Task brief
Extract every line below that contains the word "persons".
Provided material START
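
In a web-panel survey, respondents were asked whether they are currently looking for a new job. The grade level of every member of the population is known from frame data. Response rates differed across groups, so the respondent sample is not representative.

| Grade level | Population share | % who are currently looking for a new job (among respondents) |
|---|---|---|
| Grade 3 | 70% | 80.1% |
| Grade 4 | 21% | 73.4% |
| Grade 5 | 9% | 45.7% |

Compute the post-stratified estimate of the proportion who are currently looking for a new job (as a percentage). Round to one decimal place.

75.6%

Post-stratification weights by population share, not respondent share:
  Grade 3: 0.7 × 80.1 = 56.07
  Grade 4: 0.21 × 73.4 = 15.414
  Grade 5: 0.09 × 45.7 = 4.113
Post-stratified estimate = 75.597 → 75.6%.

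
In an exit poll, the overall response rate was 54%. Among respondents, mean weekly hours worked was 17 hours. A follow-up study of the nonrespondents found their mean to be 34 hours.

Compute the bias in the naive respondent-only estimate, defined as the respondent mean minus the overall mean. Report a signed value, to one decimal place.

-7.8

Nonresponse fraction = 1 − 0.54 = 0.46.
Bias = (nonresponse fraction) × (respondent mean − nonrespondent mean)
     = 0.46 × (17 − 34) = 0.46 × -17 = -7.82.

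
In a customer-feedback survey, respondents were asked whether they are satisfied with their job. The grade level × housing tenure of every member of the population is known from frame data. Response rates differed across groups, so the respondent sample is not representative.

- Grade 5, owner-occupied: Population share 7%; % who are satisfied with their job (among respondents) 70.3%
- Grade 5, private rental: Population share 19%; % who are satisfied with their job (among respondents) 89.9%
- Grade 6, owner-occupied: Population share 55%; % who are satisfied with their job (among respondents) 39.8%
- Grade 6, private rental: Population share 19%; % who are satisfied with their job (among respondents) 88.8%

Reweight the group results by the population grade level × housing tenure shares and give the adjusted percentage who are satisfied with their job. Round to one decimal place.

Weight each group's respondent value by its population share:
  Grade 5, owner-occupied: 0.07 × 70.3 = 4.921
  Grade 5, private rental: 0.19 × 89.9 = 17.081
  Grade 6, owner-occupied: 0.55 × 39.8 = 21.89
  Grade 6, private rental: 0.19 × 88.8 = 16.872
Post-stratified estimate = 60.764 → 60.8%.

60.8%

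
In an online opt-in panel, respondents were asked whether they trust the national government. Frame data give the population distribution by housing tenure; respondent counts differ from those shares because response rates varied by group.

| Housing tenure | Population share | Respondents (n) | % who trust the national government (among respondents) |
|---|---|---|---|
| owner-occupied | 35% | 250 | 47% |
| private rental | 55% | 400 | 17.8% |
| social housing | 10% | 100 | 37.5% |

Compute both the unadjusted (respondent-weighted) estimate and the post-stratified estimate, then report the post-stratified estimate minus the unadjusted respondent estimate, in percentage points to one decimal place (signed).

Without adjustment, the pooled respondent share is:
  (250/750)×47 + (400/750)×17.8 + (100/750)×37.5 = 30.16%
Post-stratified estimate weights by population shares:
  0.35×47 + 0.55×17.8 + 0.1×37.5 = 29.99%
Difference = 29.99 − 30.16 = -0.17 pp.

-0.2 percentage points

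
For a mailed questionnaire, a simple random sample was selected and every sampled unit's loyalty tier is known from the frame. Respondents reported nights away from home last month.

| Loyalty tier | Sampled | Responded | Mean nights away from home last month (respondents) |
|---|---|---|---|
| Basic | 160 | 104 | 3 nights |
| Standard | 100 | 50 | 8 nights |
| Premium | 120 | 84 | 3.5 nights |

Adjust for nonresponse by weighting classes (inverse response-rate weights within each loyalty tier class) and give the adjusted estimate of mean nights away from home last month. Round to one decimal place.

Response rates by class: Basic 104/160 = 65%, Standard 50/100 = 50%, Premium 84/120 = 70%.
With weight = n_sampled/n_responded per class, the weighted class total is n_sampled:
  Basic: 160 × 3 = 480
  Standard: 100 × 8 = 800
  Premium: 120 × 3.5 = 420
Adjusted estimate = 1700 / 380 = 4.47368 → 4.5.

4.5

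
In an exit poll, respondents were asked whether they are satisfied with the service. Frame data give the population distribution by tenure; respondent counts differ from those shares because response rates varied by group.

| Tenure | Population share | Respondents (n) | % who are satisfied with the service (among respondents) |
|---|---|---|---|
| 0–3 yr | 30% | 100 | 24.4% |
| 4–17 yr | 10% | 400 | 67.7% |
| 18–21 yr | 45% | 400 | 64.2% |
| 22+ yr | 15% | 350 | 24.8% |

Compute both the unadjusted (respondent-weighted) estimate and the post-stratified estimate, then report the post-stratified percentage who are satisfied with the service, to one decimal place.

Without adjustment, the pooled respondent share is:
  (100/1250)×24.4 + (400/1250)×67.7 + (400/1250)×64.2 + (350/1250)×24.8 = 51.104%
Post-stratified estimate weights by population shares:
  0.3×24.4 + 0.1×67.7 + 0.45×64.2 + 0.15×24.8 = 46.7%

46.7%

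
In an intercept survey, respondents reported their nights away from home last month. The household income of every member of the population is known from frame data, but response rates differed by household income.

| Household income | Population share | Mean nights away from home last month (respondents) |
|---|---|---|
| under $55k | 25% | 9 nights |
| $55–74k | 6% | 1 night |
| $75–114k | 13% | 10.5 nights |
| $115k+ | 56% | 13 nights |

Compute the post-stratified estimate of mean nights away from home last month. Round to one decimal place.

11.0

Post-stratification weights by population share, not respondent share:
  under $55k: 0.25 × 9 = 2.25
  $55–74k: 0.06 × 1 = 0.06
  $75–114k: 0.13 × 10.5 = 1.365
  $115k+: 0.56 × 13 = 7.28
Post-stratified estimate = 10.955 → 11.0.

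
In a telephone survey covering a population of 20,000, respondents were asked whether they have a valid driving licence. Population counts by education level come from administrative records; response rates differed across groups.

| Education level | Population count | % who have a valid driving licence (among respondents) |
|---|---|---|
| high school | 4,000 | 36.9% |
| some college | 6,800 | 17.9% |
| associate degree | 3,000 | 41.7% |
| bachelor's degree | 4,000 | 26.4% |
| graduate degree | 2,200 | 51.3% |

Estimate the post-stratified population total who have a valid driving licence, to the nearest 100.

Each cell contributes its population count × the respondent rate:
  high school: 4,000 × 36.9% = 1476
  some college: 6,800 × 17.9% = 1217.2
  associate degree: 3,000 × 41.7% = 1251
  bachelor's degree: 4,000 × 26.4% = 1056
  graduate degree: 2,200 × 51.3% = 1128.6
Estimated total = 6128.8 → 6,100.

6,100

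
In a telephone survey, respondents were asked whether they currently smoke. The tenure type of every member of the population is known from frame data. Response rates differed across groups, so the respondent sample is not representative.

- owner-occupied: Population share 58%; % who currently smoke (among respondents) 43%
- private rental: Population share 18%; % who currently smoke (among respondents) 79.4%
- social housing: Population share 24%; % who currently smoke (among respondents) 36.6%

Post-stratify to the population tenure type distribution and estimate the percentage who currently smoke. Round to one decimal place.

48.0%

Reweight to the known tenure type distribution:
  owner-occupied: 0.58 × 43 = 24.94
  private rental: 0.18 × 79.4 = 14.292
  social housing: 0.24 × 36.6 = 8.784
Post-stratified estimate = 48.016 → 48.0%.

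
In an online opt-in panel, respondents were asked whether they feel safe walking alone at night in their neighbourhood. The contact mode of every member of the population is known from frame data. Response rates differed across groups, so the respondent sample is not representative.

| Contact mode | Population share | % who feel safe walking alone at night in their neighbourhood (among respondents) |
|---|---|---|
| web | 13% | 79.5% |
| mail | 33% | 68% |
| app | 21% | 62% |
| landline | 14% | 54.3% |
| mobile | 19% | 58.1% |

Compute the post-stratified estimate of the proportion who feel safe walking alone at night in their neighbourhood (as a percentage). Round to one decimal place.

Weight each group's respondent value by its population share:
  web: 0.13 × 79.5 = 10.335
  mail: 0.33 × 68 = 22.44
  app: 0.21 × 62 = 13.02
  landline: 0.14 × 54.3 = 7.602
  mobile: 0.19 × 58.1 = 11.039
Post-stratified estimate = 64.436 → 64.4%.

64.4%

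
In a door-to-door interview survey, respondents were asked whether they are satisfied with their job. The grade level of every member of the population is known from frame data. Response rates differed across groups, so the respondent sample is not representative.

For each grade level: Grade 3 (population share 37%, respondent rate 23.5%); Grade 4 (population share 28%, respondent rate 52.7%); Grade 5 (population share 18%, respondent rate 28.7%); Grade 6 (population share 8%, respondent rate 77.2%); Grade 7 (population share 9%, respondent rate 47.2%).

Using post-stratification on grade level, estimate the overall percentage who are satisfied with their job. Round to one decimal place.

Weight each group's respondent value by its population share:
  Grade 3: 0.37 × 23.5 = 8.695
  Grade 4: 0.28 × 52.7 = 14.756
  Grade 5: 0.18 × 28.7 = 5.166
  Grade 6: 0.08 × 77.2 = 6.176
  Grade 7: 0.09 × 47.2 = 4.248
Post-stratified estimate = 39.041 → 39.0%.

39.0%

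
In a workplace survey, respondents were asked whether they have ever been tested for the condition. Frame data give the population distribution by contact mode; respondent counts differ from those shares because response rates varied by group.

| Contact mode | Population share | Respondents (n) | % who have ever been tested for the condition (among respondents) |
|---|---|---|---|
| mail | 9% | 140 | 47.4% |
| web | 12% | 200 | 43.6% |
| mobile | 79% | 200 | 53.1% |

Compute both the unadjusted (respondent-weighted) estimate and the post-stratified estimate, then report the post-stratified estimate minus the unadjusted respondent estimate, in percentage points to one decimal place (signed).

+3.3 percentage points

Unadjusted (pooled respondent) estimate weights by respondent counts:
  (140/540)×47.4 + (200/540)×43.6 + (200/540)×53.1 = 48.1037%
Post-stratified estimate weights by population shares:
  0.09×47.4 + 0.12×43.6 + 0.79×53.1 = 51.447%
Difference = 51.447 − 48.1037 = 3.3433 pp.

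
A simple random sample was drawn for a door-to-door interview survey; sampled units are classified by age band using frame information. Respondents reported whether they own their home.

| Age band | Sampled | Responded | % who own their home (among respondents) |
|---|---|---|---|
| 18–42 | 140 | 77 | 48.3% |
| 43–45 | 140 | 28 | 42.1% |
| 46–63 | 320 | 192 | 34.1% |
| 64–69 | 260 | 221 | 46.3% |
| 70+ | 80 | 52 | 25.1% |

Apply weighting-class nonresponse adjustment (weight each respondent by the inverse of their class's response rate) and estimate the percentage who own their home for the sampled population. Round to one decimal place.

Class response rates: 18–42 77/140 = 55%, 43–45 28/140 = 20%, 46–63 192/320 = 60%, 64–69 221/260 = 85%, 70+ 52/80 = 65%.
Each respondent's weight = sampled/responded in their class; summing within a class gives n_sampled, so:
  18–42: 140 × 48.3 = 6762
  43–45: 140 × 42.1 = 5894
  46–63: 320 × 34.1 = 10,912
  64–69: 260 × 46.3 = 12,038
  70+: 80 × 25.1 = 2008
Adjusted estimate = 37,614 / 940 = 40.0149 → 40.0%.

40.0%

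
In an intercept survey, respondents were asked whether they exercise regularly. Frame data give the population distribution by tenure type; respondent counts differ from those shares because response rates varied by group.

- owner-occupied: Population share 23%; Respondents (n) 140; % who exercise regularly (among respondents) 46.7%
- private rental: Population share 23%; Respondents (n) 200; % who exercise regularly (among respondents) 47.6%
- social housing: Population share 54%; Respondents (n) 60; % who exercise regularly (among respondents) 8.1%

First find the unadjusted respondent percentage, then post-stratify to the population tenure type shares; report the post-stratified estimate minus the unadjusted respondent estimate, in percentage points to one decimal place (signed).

-15.3 percentage points

Without adjustment, the pooled respondent share is:
  (140/400)×46.7 + (200/400)×47.6 + (60/400)×8.1 = 41.36%
Post-stratified estimate weights by population shares:
  0.23×46.7 + 0.23×47.6 + 0.54×8.1 = 26.063%
Difference = 26.063 − 41.36 = -15.297 pp.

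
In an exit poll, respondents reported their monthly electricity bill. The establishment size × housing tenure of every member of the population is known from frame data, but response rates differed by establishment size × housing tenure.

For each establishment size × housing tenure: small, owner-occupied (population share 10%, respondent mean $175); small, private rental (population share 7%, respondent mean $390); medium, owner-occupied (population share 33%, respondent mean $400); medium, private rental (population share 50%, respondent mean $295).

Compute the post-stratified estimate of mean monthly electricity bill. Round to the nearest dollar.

Weight each group's respondent value by its population share:
  small, owner-occupied: 0.1 × 175 = 17.5
  small, private rental: 0.07 × 390 = 27.3
  medium, owner-occupied: 0.33 × 400 = 132
  medium, private rental: 0.5 × 295 = 147.5
Post-stratified estimate = 324.3 → $324.

$324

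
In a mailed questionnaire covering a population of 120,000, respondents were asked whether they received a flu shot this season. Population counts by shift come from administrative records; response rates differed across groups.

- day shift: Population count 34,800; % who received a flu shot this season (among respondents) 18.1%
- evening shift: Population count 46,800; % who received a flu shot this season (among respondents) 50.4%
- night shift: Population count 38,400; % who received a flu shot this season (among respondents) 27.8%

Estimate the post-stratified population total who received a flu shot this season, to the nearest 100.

Apply each group's respondent rate to its population count:
  day shift: 34,800 × 18.1% = 6298.8
  evening shift: 46,800 × 50.4% = 23587.2
  night shift: 38,400 × 27.8% = 10675.2
Estimated total = 40561.2 → 40,600.

40,600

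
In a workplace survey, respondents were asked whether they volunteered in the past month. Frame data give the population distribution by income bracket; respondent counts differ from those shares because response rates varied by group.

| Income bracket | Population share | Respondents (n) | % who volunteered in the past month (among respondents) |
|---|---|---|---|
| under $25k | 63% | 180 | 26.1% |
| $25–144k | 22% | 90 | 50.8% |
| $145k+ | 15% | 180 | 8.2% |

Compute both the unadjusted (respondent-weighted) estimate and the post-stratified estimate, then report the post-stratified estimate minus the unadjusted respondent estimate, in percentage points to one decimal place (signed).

Without adjustment, the pooled respondent share is:
  (180/450)×26.1 + (90/450)×50.8 + (180/450)×8.2 = 23.88%
Post-stratified estimate weights by population shares:
  0.63×26.1 + 0.22×50.8 + 0.15×8.2 = 28.849%
Difference = 28.849 − 23.88 = 4.969 pp.

+5.0 percentage points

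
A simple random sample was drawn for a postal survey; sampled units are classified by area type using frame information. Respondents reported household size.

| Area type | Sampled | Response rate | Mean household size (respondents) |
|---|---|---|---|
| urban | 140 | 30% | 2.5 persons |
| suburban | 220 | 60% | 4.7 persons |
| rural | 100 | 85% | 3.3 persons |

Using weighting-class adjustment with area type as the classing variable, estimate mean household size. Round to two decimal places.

Weighting each respondent by the inverse class response rate inflates each class back to its sampled size, so the class weight is n_sampled:
  urban: 140 × 2.5 = 350
  suburban: 220 × 4.7 = 1034
  rural: 100 × 3.3 = 330
Adjusted estimate = 1714 / 460 = 3.72609 → 3.73.

3.73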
Provided material END
Your response
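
| urban | 140 | 30% | 2.5 persons |
| suburban | 220 | 60% | 4.7 persons |
| rural | 100 | 85% | 3.3 persons |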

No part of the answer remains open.